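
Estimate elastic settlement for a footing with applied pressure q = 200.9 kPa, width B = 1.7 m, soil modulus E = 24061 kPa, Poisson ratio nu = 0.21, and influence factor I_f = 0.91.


Using Se = q * B * (1 - nu^2) * I_f / E
1 - nu^2 = 1 - 0.21^2 = 0.9559
Se = 200.9 * 1.7 * 0.9559 * 0.91 / 24061
Se = 0.012347 m
Convert to mm: Se = 0.012347 * 1000 = 12.347 mm


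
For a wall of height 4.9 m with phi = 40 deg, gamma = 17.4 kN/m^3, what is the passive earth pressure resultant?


Compute passive earth pressure coefficient:
Kp = tan^2(45 + phi/2) = tan^2(65.0) = 4.59891
Compute passive force:
Pp = 0.5 * Kp * gamma * H^2
Pp = 0.5 * 4.59891 * 17.4 * 4.9^2
Pp = 960.65 kN/m


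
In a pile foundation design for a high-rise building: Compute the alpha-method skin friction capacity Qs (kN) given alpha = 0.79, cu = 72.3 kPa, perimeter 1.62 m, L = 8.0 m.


Using Qs = alpha * cu * perimeter * L
Qs = 0.79 * 72.3 * 1.62 * 8.0
Qs = 740.24 kN


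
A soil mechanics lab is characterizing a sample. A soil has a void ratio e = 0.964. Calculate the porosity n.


Result: 0.4908

Derivation:
Using the relation n = e / (1 + e)
n = 0.964 / (1 + 0.964)
n = 0.964 / 1.964
n = 0.4908


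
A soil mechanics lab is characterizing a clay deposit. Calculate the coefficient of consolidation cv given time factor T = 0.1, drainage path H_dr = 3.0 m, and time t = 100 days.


Using cv = T * H_dr^2 / t
H_dr^2 = 3.0^2 = 9.0
cv = 0.1 * 9.0 / 100
cv = 0.009 m^2/day


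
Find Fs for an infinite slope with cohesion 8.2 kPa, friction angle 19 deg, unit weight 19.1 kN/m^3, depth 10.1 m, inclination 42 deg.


Using Fs = c / (gamma*H*sin(beta)*cos(beta)) + tan(phi)/tan(beta)
Cohesion contribution = 8.2 / (19.1*10.1*sin(42)*cos(42))
Cohesion contribution = 0.085482
Friction contribution = tan(19)/tan(42) = 0.382415
Fs = 0.085482 + 0.382415
Fs = 0.468


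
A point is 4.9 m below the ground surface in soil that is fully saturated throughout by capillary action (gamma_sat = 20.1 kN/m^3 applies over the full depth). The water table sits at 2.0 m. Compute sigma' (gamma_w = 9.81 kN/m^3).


Result: 70.04 kPa

Derivation:
Total stress = gamma_sat * depth
sigma = 20.1 * 4.9 = 98.49 kPa
Pore water pressure u = gamma_w * (depth - d_wt)
u = 9.81 * (4.9 - 2.0) = 28.449 kPa
Effective stress = sigma - u
sigma' = 98.49 - 28.449 = 70.04 kPa


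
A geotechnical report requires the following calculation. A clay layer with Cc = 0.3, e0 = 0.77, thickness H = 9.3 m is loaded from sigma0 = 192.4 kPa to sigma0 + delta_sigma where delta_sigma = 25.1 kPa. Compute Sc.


Using Sc = Cc * H / (1 + e0) * log10((sigma0 + delta_sigma) / sigma0)
Stress ratio = (192.4 + 25.1) / 192.4 = 1.13046
log10(1.13046) = 0.0532542
Cc * H / (1 + e0) = 0.3 * 9.3 / (1 + 0.77) = 1.57627
Sc = 1.57627 * 0.0532542
Sc = 0.0839 m


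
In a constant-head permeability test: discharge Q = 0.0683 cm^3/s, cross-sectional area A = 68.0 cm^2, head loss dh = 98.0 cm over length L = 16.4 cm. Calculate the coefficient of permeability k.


Result: 0.000168 cm/s

Derivation:
Compute hydraulic gradient:
i = dh / L = 98.0 / 16.4 = 5.97561
Then apply Darcy's law:
k = Q / (A * i)
k = 0.0683 / (68.0 * 5.97561)
k = 0.0683 / 406.341
k = 0.000168 cm/s


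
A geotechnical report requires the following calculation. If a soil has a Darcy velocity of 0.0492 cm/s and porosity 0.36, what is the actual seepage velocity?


Using v_s = v_d / n
v_s = 0.0492 / 0.36
v_s = 0.13667 cm/s


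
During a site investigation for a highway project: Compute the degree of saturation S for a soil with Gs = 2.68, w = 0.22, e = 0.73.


Using S = Gs * w / e
S = 2.68 * 0.22 / 0.73
S = 0.8077


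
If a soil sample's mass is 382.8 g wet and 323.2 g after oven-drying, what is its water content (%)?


Using w = (m_wet - m_dry) / m_dry * 100
m_wet - m_dry = 382.8 - 323.2 = 59.6 g
w = 59.6 / 323.2 * 100
w = 18.44 %


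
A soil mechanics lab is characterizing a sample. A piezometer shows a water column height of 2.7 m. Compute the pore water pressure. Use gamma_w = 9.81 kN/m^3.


Using u = gamma_w * h_w
u = 9.81 * 2.7
u = 26.49 kPa


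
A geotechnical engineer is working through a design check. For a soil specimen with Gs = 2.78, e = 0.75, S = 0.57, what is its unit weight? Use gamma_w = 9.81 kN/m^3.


Using gamma = gamma_w * (Gs + S*e) / (1 + e)
Numerator: Gs + S*e = 2.78 + 0.57*0.75 = 3.2075
Denominator: 1 + e = 1 + 0.75 = 1.75
gamma = 9.81 * 3.2075 / 1.75
gamma = 17.98 kN/m^3


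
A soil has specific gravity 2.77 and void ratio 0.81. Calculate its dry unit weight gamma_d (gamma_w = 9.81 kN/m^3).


Using gamma_d = Gs * gamma_w / (1 + e)
gamma_d = 2.77 * 9.81 / (1 + 0.81)
gamma_d = 2.77 * 9.81 / 1.81
gamma_d = 15.013 kN/m^3


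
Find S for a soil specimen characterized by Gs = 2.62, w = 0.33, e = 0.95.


Result: 0.9101

Derivation:
Using S = Gs * w / e
S = 2.62 * 0.33 / 0.95
S = 0.9101


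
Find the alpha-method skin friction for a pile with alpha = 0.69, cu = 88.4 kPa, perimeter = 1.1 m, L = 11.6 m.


Using Qs = alpha * cu * perimeter * L
Qs = 0.69 * 88.4 * 1.1 * 11.6
Qs = 778.31 kN


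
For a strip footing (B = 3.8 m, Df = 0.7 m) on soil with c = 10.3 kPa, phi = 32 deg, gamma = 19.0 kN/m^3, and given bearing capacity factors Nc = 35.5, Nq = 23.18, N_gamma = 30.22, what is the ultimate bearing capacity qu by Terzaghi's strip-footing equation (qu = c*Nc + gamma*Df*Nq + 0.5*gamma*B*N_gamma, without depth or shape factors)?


Compute qu = c*Nc + gamma*Df*Nq + 0.5*gamma*B*N_gamma
Term 1: 10.3 * 35.5 = 365.65
Term 2: 19.0 * 0.7 * 23.18 = 308.294
Term 3: 0.5 * 19.0 * 3.8 * 30.22 = 1090.942
qu = 365.65 + 308.294 + 1090.942
qu = 1764.89 kPa


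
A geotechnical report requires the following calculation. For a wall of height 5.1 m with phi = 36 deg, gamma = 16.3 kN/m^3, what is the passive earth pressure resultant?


Result: 816.52 kN/m

Derivation:
Compute passive earth pressure coefficient:
Kp = tan^2(45 + phi/2) = tan^2(63.0) = 3.85184
Compute passive force:
Pp = 0.5 * Kp * gamma * H^2
Pp = 0.5 * 3.85184 * 16.3 * 5.1^2
Pp = 816.52 kN/m


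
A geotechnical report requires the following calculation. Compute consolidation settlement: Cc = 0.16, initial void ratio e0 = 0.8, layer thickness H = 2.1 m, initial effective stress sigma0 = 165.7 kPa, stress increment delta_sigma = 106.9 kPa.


Using Sc = Cc * H / (1 + e0) * log10((sigma0 + delta_sigma) / sigma0)
Stress ratio = (165.7 + 106.9) / 165.7 = 1.64514
log10(1.64514) = 0.216203
Cc * H / (1 + e0) = 0.16 * 2.1 / (1 + 0.8) = 0.186667
Sc = 0.186667 * 0.216203
Sc = 0.0404 m


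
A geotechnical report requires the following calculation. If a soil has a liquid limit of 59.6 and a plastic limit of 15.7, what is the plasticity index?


Using PI = LL - PL
PI = 59.6 - 15.7
PI = 43.9


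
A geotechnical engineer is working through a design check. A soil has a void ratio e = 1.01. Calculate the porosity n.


Result: 0.5025

Derivation:
Using the relation n = e / (1 + e)
n = 1.01 / (1 + 1.01)
n = 1.01 / 2.01
n = 0.5025


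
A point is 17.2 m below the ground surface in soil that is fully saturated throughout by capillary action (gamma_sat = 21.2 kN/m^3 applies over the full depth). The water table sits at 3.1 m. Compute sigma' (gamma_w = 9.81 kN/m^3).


Result: 226.32 kPa

Derivation:
Total stress = gamma_sat * depth
sigma = 21.2 * 17.2 = 364.64 kPa
Pore water pressure u = gamma_w * (depth - d_wt)
u = 9.81 * (17.2 - 3.1) = 138.321 kPa
Effective stress = sigma - u
sigma' = 364.64 - 138.321 = 226.32 kPa


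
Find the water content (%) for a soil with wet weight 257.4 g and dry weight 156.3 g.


Result: 64.68 %

Derivation:
Using w = (m_wet - m_dry) / m_dry * 100
m_wet - m_dry = 257.4 - 156.3 = 101.1 g
w = 101.1 / 156.3 * 100
w = 64.68 %


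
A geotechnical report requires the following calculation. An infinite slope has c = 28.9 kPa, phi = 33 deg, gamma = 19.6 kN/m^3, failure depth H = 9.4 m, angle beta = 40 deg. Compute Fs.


Using Fs = c / (gamma*H*sin(beta)*cos(beta)) + tan(phi)/tan(beta)
Cohesion contribution = 28.9 / (19.6*9.4*sin(40)*cos(40))
Cohesion contribution = 0.318561
Friction contribution = tan(33)/tan(40) = 0.773934
Fs = 0.318561 + 0.773934
Fs = 1.092


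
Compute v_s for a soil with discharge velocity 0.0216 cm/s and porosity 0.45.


Using v_s = v_d / n
v_s = 0.0216 / 0.45
v_s = 0.048 cm/s


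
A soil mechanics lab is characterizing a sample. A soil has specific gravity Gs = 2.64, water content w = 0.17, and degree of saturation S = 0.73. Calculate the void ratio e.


Using the relation e = Gs * w / S
e = 2.64 * 0.17 / 0.73
e = 0.6148


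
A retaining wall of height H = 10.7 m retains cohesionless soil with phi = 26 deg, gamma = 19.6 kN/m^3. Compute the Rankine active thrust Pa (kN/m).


Compute active earth pressure coefficient:
Ka = tan^2(45 - phi/2) = tan^2(32.0) = 0.390462
Compute active force:
Pa = 0.5 * Ka * gamma * H^2
Pa = 0.5 * 0.390462 * 19.6 * 10.7^2
Pa = 438.1 kN/m


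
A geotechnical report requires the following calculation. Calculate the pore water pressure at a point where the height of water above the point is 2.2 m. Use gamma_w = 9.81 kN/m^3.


Using u = gamma_w * h_w
u = 9.81 * 2.2
u = 21.58 kPa


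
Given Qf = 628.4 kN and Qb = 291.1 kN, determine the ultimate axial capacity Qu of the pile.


Using Qu = Qf + Qb
Qu = 628.4 + 291.1
Qu = 919.5 kN


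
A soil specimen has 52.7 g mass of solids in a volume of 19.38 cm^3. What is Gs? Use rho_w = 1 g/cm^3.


Using Gs = m_s / (V_s * rho_w)
Since rho_w = 1 g/cm^3:
Gs = 52.7 / 19.38
Gs = 2.719


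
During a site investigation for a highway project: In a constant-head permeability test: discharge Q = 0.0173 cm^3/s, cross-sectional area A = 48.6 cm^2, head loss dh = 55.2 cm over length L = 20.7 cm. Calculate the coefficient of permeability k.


Result: 0.000133 cm/s

Derivation:
Compute hydraulic gradient:
i = dh / L = 55.2 / 20.7 = 2.66667
Then apply Darcy's law:
k = Q / (A * i)
k = 0.0173 / (48.6 * 2.66667)
k = 0.0173 / 129.6
k = 0.000133 cm/s


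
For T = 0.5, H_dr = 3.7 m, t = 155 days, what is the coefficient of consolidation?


Using cv = T * H_dr^2 / t
H_dr^2 = 3.7^2 = 13.69
cv = 0.5 * 13.69 / 155
cv = 0.04416 m^2/day


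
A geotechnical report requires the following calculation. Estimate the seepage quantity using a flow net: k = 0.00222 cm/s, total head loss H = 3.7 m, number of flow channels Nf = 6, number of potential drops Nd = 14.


Result: 3.52e-05 m^3/s per m

Derivation:
Convert k to m/s for unit consistency with H:
k = 0.00222 cm/s = 0.00222 / 100 m/s = 2.22e-05 m/s
Using q = k * H * Nf / Nd
Nf / Nd = 6 / 14 = 0.4286
q = 2.22e-05 * 3.7 * 0.4286
q = 3.52e-05 m^3/s per m


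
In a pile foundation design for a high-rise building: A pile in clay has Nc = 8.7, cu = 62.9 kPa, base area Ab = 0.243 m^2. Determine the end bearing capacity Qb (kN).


Using Qb = Nc * cu * Ab
Qb = 8.7 * 62.9 * 0.243
Qb = 132.98 kN


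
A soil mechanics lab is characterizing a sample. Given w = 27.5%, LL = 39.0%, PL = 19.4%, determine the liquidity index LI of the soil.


First compute the plasticity index:
PI = LL - PL = 39.0 - 19.4 = 19.6
Then compute the liquidity index:
LI = (w - PL) / PI
LI = (27.5 - 19.4) / 19.6
LI = 0.413


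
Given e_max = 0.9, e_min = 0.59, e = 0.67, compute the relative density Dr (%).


Using Dr = (e_max - e) / (e_max - e_min) * 100
e_max - e = 0.9 - 0.67 = 0.23
e_max - e_min = 0.9 - 0.59 = 0.31
Dr = 0.23 / 0.31 * 100
Dr = 74.19 %


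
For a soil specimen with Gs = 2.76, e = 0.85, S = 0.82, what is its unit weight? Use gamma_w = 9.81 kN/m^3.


Result: 18.331 kN/m^3

Derivation:
Using gamma = gamma_w * (Gs + S*e) / (1 + e)
Numerator: Gs + S*e = 2.76 + 0.82*0.85 = 3.457
Denominator: 1 + e = 1 + 0.85 = 1.85
gamma = 9.81 * 3.457 / 1.85
gamma = 18.331 kN/m^3


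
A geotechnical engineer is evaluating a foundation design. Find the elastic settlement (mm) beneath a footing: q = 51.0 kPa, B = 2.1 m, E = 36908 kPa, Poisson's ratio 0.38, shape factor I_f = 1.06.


Result: 2.632 mm

Derivation:
Using Se = q * B * (1 - nu^2) * I_f / E
1 - nu^2 = 1 - 0.38^2 = 0.8556
Se = 51.0 * 2.1 * 0.8556 * 1.06 / 36908
Se = 0.002632 m
Convert to mm: Se = 0.002632 * 1000 = 2.632 mm


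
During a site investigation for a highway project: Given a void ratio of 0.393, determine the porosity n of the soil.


Using the relation n = e / (1 + e)
n = 0.393 / (1 + 0.393)
n = 0.393 / 1.393
n = 0.2821


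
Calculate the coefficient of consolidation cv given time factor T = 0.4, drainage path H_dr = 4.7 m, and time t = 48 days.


Using cv = T * H_dr^2 / t
H_dr^2 = 4.7^2 = 22.09
cv = 0.4 * 22.09 / 48
cv = 0.18408 m^2/day


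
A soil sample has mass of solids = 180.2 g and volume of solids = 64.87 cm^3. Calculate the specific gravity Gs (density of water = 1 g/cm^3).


Using Gs = m_s / (V_s * rho_w)
Since rho_w = 1 g/cm^3:
Gs = 180.2 / 64.87
Gs = 2.778


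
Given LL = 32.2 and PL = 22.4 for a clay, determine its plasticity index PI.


Using PI = LL - PL
PI = 32.2 - 22.4
PI = 9.8


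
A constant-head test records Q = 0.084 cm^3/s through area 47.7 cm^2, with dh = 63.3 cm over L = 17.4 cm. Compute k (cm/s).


Compute hydraulic gradient:
i = dh / L = 63.3 / 17.4 = 3.63793
Then apply Darcy's law:
k = Q / (A * i)
k = 0.084 / (47.7 * 3.63793)
k = 0.084 / 173.529
k = 0.000484 cm/s


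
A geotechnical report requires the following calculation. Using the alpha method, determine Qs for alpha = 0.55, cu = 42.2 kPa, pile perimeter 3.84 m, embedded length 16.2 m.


Using Qs = alpha * cu * perimeter * L
Qs = 0.55 * 42.2 * 3.84 * 16.2
Qs = 1443.85 kN


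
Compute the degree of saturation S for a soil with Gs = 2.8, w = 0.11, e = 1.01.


Using S = Gs * w / e
S = 2.8 * 0.11 / 1.01
S = 0.305


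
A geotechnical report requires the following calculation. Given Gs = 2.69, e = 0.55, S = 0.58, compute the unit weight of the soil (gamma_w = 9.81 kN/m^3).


Using gamma = gamma_w * (Gs + S*e) / (1 + e)
Numerator: Gs + S*e = 2.69 + 0.58*0.55 = 3.009
Denominator: 1 + e = 1 + 0.55 = 1.55
gamma = 9.81 * 3.009 / 1.55
gamma = 19.044 kN/m^3


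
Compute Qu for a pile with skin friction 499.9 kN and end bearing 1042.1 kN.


Using Qu = Qf + Qb
Qu = 499.9 + 1042.1
Qu = 1542.0 kN


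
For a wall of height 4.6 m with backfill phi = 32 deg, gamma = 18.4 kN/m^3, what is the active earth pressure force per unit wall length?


Result: 59.81 kN/m

Derivation:
Compute active earth pressure coefficient:
Ka = tan^2(45 - phi/2) = tan^2(29.0) = 0.307259
Compute active force:
Pa = 0.5 * Ka * gamma * H^2
Pa = 0.5 * 0.307259 * 18.4 * 4.6^2
Pa = 59.81 kN/m


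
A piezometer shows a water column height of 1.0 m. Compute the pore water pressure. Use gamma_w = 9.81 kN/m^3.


Using u = gamma_w * h_w
u = 9.81 * 1.0
u = 9.81 kPa


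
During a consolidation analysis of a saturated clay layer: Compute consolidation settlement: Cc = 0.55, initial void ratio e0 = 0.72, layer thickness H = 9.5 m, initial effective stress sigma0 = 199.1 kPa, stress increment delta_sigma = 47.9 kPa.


Using Sc = Cc * H / (1 + e0) * log10((sigma0 + delta_sigma) / sigma0)
Stress ratio = (199.1 + 47.9) / 199.1 = 1.24058
log10(1.24058) = 0.0936257
Cc * H / (1 + e0) = 0.55 * 9.5 / (1 + 0.72) = 3.03779
Sc = 3.03779 * 0.0936257
Sc = 0.2844 m


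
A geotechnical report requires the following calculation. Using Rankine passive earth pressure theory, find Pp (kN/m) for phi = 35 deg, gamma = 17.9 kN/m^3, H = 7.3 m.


Result: 1760.01 kN/m

Derivation:
Compute passive earth pressure coefficient:
Kp = tan^2(45 + phi/2) = tan^2(62.5) = 3.690172
Compute passive force:
Pp = 0.5 * Kp * gamma * H^2
Pp = 0.5 * 3.690172 * 17.9 * 7.3^2
Pp = 1760.01 kN/m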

○ ○ ○ ○ ○

■ **Task to carry out**: Using the entries above, copy exactly the lines from the one containing "kN/m^3, H = 7.3 m." through the last, both included.

■ **Solution for this exercise**:
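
A geotechnical report requires the following calculation. Using Rankine passive earth pressure theory, find Pp (kN/m) for phi = 35 deg, gamma = 17.9 kN/m^3, H = 7.3 m.


Result: 1760.01 kN/m

Derivation:
Compute passive earth pressure coefficient:
Kp = tan^2(45 + phi/2) = tan^2(62.5) = 3.690172
Compute passive force:
Pp = 0.5 * Kp * gamma * H^2
Pp = 0.5 * 3.690172 * 17.9 * 7.3^2
Pp = 1760.01 kN/m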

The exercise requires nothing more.